[Records from a data collection]
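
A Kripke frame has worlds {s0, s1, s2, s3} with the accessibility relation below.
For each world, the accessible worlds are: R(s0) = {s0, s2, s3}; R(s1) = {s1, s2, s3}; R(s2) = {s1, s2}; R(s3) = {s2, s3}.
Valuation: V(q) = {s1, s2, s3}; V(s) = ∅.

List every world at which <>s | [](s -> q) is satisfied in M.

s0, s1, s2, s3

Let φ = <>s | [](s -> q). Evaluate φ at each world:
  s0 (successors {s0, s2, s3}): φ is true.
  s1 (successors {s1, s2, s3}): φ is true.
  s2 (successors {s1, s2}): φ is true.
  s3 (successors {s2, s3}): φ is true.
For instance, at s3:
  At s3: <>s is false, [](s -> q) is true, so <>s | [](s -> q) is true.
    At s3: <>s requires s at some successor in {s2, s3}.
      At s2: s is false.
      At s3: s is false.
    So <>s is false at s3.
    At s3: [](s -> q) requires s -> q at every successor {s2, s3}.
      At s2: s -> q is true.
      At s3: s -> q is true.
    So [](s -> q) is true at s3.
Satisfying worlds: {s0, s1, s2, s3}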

Assignment =
After reading the lines above, reproduce them all exactly.

Your response =
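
A Kripke frame has worlds {s0, s1, s2, s3} with the accessibility relation below.
For each world, the accessible worlds are: R(s0) = {s0, s2, s3}; R(s1) = {s1, s2, s3}; R(s2) = {s1, s2}; R(s3) = {s2, s3}.
Valuation: V(q) = {s1, s2, s3}; V(s) = ∅.

List every world at which <>s | [](s -> q) is satisfied in M.

s0, s1, s2, s3

Let φ = <>s | [](s -> q). Evaluate φ at each world:
  s0 (successors {s0, s2, s3}): φ is true.
  s1 (successors {s1, s2, s3}): φ is true.
  s2 (successors {s1, s2}): φ is true.
  s3 (successors {s2, s3}): φ is true.
For instance, at s3:
  At s3: <>s is false, [](s -> q) is true, so <>s | [](s -> q) is true.
    At s3: <>s requires s at some successor in {s2, s3}.
      At s2: s is false.
      At s3: s is false.
    So <>s is false at s3.
    At s3: [](s -> q) requires s -> q at every successor {s2, s3}.
      At s2: s -> q is true.
      At s3: s -> q is true.
    So [](s -> q) is true at s3.
Satisfying worlds: {s0, s1, s2, s3}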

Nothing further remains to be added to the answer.